Material provided:

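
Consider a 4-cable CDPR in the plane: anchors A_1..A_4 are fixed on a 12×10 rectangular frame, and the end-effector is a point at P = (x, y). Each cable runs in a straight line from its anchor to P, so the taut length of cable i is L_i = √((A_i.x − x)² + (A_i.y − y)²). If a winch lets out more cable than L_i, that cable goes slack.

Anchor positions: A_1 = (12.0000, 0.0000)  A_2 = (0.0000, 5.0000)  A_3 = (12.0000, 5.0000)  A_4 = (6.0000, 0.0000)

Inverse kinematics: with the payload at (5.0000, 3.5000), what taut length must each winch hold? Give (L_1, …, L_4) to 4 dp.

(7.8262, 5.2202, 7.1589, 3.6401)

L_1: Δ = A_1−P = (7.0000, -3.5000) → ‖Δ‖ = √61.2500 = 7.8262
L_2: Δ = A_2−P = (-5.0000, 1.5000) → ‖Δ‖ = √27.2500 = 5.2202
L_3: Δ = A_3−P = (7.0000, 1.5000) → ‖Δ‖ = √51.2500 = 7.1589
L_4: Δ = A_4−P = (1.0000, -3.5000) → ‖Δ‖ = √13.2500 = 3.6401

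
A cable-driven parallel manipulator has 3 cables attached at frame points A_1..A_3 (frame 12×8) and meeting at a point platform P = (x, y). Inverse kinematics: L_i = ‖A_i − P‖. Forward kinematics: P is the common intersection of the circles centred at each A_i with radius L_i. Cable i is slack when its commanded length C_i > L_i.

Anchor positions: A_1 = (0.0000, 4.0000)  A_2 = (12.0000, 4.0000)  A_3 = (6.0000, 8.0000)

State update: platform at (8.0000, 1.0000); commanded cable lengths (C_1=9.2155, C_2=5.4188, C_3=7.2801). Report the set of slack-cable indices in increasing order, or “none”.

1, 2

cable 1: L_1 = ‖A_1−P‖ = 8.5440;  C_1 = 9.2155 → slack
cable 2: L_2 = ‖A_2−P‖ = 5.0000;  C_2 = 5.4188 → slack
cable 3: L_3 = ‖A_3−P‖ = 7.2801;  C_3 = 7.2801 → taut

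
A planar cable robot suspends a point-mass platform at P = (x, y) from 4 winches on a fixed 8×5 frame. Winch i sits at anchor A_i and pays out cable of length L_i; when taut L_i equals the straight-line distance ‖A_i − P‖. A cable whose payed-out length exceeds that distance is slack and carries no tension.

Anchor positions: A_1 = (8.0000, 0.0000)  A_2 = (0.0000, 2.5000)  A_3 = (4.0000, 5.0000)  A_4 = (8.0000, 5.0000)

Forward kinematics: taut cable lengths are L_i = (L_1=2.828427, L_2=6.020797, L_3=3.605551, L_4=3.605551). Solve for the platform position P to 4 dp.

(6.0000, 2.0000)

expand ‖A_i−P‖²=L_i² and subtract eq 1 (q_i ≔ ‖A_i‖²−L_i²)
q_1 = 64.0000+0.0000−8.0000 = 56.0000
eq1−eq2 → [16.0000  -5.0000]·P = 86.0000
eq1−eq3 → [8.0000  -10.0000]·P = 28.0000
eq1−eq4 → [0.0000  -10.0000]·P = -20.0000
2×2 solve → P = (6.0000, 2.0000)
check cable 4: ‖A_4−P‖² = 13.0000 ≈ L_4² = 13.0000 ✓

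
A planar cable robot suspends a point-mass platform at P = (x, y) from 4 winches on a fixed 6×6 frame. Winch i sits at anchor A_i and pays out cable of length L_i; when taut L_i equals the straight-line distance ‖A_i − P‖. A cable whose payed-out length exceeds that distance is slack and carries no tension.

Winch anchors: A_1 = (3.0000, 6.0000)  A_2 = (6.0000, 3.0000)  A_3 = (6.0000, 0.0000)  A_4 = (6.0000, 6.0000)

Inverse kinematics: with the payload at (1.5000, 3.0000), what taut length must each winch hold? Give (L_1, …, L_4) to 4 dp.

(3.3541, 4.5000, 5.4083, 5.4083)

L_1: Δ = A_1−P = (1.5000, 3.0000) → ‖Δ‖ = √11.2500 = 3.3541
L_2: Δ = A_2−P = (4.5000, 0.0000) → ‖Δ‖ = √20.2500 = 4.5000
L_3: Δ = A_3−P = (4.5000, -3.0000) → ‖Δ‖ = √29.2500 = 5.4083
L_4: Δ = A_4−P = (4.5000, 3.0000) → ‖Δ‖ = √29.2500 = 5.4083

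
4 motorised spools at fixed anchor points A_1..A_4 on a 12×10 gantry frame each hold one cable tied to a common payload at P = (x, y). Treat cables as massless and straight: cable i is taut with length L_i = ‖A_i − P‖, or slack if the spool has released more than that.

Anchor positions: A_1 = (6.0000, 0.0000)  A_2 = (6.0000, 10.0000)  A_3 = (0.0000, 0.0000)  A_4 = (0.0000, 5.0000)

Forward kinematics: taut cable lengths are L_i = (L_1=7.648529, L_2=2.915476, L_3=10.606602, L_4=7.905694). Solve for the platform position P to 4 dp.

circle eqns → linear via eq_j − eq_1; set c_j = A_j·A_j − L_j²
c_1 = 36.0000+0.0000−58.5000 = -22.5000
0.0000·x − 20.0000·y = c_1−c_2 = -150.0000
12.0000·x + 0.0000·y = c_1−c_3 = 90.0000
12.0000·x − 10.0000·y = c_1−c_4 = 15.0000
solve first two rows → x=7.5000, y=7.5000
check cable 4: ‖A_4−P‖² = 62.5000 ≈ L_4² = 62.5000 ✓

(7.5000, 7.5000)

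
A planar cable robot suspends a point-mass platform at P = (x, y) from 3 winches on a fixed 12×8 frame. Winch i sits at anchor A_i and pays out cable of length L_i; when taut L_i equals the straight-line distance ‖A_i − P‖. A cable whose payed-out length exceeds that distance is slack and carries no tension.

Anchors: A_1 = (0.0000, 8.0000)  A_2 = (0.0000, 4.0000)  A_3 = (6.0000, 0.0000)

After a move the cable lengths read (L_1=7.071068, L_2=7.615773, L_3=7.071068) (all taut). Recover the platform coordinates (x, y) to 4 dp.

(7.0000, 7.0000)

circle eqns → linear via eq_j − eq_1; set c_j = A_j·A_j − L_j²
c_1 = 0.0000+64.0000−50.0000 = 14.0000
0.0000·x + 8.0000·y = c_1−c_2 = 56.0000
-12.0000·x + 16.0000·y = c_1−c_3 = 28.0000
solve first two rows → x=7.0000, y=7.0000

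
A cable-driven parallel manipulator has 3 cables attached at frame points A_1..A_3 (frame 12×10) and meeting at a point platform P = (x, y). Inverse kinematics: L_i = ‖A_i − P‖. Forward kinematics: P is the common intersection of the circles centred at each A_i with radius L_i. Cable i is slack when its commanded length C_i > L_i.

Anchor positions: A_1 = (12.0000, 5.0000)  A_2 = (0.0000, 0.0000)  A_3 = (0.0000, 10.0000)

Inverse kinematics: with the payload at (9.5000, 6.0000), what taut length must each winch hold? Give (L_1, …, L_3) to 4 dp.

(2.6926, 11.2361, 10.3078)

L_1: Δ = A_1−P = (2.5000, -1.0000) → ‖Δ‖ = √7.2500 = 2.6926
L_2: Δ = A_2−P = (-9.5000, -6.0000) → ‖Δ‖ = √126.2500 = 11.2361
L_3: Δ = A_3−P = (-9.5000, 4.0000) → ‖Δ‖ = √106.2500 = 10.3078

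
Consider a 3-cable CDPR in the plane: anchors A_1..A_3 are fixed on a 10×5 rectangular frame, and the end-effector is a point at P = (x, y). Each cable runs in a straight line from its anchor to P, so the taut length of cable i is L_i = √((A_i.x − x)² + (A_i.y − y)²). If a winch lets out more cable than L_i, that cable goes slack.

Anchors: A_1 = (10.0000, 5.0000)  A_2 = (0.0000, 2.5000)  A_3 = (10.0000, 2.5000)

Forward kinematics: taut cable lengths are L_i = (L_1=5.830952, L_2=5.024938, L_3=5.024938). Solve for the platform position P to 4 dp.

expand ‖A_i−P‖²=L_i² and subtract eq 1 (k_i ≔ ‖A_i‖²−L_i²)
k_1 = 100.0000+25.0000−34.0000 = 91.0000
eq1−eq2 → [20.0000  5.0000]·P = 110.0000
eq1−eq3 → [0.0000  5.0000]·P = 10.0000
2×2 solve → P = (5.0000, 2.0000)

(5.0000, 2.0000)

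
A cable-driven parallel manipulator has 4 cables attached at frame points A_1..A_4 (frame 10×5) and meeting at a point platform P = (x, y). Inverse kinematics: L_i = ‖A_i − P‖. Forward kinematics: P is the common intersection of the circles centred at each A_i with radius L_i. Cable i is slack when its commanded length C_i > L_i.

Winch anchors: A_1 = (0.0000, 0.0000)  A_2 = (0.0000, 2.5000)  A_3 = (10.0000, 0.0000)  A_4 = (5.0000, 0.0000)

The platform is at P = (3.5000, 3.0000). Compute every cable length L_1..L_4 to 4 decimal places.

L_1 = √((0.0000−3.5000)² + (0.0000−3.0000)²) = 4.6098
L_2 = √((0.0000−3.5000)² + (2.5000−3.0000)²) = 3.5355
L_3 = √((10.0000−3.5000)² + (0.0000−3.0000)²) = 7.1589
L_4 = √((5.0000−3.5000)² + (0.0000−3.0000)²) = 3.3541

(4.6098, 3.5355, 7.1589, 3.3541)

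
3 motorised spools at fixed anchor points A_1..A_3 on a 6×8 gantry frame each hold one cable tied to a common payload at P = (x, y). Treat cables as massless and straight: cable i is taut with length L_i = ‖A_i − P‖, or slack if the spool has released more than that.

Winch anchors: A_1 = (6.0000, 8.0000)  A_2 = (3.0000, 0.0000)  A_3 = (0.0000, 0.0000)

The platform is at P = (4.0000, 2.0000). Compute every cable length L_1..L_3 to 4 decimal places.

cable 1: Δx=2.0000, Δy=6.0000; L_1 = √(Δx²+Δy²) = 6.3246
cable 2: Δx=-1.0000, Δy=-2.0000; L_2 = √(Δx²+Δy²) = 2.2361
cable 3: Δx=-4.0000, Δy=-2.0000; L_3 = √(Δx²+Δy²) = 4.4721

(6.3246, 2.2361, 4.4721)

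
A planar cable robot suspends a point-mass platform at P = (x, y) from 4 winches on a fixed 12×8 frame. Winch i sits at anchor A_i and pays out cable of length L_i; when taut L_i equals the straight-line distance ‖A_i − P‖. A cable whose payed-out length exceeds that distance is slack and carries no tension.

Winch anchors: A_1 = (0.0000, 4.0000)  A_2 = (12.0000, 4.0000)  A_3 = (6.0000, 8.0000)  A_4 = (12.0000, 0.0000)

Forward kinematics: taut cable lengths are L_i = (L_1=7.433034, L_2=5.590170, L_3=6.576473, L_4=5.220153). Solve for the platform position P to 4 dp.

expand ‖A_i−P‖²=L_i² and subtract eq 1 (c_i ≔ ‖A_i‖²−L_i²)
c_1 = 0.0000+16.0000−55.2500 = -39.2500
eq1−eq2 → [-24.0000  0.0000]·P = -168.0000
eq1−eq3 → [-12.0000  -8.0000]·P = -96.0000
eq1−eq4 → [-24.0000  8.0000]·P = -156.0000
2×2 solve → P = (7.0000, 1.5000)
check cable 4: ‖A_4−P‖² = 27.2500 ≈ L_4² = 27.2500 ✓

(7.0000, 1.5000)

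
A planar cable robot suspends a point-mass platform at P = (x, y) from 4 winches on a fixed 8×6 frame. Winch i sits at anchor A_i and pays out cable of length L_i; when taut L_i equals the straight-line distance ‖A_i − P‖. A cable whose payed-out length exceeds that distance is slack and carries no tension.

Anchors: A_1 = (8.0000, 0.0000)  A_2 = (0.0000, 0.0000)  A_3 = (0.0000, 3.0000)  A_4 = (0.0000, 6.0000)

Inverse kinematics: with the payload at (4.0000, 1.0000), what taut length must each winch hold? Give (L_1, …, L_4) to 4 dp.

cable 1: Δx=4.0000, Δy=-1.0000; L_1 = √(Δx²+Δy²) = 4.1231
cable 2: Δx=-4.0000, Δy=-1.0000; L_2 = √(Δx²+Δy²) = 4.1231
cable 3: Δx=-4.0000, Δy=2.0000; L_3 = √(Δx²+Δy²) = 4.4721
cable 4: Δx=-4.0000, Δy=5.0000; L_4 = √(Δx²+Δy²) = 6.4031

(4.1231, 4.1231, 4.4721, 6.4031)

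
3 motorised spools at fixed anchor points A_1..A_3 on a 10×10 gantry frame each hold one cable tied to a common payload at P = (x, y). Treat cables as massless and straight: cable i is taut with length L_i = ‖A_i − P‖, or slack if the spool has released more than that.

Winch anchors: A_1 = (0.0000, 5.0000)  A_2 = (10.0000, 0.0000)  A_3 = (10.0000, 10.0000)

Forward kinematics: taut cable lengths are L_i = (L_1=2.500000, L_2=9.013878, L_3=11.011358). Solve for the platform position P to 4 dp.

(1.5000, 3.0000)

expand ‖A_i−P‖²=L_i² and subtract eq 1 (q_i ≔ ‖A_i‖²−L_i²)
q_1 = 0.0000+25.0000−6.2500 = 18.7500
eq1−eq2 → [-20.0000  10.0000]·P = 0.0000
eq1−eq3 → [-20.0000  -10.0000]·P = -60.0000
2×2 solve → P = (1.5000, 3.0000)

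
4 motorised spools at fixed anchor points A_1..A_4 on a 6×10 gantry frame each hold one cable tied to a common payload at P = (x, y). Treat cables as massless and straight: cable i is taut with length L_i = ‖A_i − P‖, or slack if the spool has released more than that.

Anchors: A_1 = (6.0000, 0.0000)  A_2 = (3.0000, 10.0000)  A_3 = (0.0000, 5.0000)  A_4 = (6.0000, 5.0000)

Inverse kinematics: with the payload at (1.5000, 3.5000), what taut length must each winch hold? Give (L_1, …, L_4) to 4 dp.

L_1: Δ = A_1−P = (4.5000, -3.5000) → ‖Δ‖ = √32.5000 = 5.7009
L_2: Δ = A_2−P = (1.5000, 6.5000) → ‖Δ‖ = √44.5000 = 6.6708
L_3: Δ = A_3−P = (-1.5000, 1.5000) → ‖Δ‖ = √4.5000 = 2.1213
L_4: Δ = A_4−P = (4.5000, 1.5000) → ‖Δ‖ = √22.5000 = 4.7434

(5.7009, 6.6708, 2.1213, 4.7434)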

Exercise directions: Return only the lines above that run from the opening line through the line containing "Anchor positions: A_1 = (12.0000, 0.0000)", exactly as written.

Task solution:
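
Consider a 4-cable CDPR in the plane: anchors A_1..A_4 are fixed on a 12×10 rectangular frame, and the end-effector is a point at P = (x, y). Each cable runs in a straight line from its anchor to P, so the taut length of cable i is L_i = √((A_i.x − x)² + (A_i.y − y)²). If a winch lets out more cable than L_i, that cable goes slack.

Anchor positions: A_1 = (12.0000, 0.0000)  A_2 = (0.0000, 5.0000)  A_3 = (12.0000, 5.0000)  A_4 = (6.0000, 0.0000)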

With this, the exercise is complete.